• _Work instructions_
From the entries below, retype only the lines from the one with "Arrange the fractions" through the one with "Given the list", exactly as written.

• _Records for this task_
BEGIN

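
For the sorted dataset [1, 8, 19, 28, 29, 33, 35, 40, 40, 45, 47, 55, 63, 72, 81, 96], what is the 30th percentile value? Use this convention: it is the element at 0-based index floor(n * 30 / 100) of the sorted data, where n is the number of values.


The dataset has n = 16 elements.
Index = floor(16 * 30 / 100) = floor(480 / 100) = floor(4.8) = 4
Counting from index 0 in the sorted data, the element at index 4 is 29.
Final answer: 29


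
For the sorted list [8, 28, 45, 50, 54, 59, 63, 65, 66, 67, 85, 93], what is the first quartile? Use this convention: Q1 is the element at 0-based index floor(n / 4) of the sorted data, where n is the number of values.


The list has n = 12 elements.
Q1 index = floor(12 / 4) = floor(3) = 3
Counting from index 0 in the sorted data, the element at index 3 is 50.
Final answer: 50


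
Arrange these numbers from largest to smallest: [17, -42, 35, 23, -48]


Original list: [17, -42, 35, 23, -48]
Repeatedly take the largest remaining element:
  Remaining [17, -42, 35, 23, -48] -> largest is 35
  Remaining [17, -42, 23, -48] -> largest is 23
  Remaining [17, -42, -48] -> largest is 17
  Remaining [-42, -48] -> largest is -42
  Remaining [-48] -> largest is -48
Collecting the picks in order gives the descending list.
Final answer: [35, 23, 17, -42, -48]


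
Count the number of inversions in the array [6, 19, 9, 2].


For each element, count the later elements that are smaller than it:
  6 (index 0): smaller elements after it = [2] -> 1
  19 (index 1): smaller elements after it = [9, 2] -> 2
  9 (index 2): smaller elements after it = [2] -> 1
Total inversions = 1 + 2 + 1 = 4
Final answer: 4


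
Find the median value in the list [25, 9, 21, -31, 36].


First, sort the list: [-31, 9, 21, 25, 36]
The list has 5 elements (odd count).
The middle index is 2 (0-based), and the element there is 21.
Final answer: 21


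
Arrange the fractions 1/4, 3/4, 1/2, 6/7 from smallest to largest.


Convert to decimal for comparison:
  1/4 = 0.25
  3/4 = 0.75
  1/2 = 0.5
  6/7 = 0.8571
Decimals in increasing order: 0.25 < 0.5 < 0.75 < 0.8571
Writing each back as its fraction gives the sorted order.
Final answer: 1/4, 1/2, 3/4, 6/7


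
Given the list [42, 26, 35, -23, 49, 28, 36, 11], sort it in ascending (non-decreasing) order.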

END
BEGIN

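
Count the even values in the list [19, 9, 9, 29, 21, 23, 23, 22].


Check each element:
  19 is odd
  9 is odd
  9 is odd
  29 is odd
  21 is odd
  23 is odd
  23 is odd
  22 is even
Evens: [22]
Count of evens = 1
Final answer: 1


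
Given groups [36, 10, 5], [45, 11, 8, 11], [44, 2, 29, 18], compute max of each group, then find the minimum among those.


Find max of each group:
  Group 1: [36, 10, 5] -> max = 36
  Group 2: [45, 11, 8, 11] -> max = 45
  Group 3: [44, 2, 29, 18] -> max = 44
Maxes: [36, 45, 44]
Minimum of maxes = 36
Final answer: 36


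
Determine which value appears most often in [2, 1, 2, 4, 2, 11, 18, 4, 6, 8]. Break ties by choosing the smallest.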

END

• _Exercise result_
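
Arrange the fractions 1/4, 3/4, 1/2, 6/7 from smallest to largest.


Convert to decimal for comparison:
  1/4 = 0.25
  3/4 = 0.75
  1/2 = 0.5
  6/7 = 0.8571
Decimals in increasing order: 0.25 < 0.5 < 0.75 < 0.8571
Writing each back as its fraction gives the sorted order.
Final answer: 1/4, 1/2, 3/4, 6/7


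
Given the list [42, 26, 35, -23, 49, 28, 36, 11], sort it in ascending (non-decreasing) order.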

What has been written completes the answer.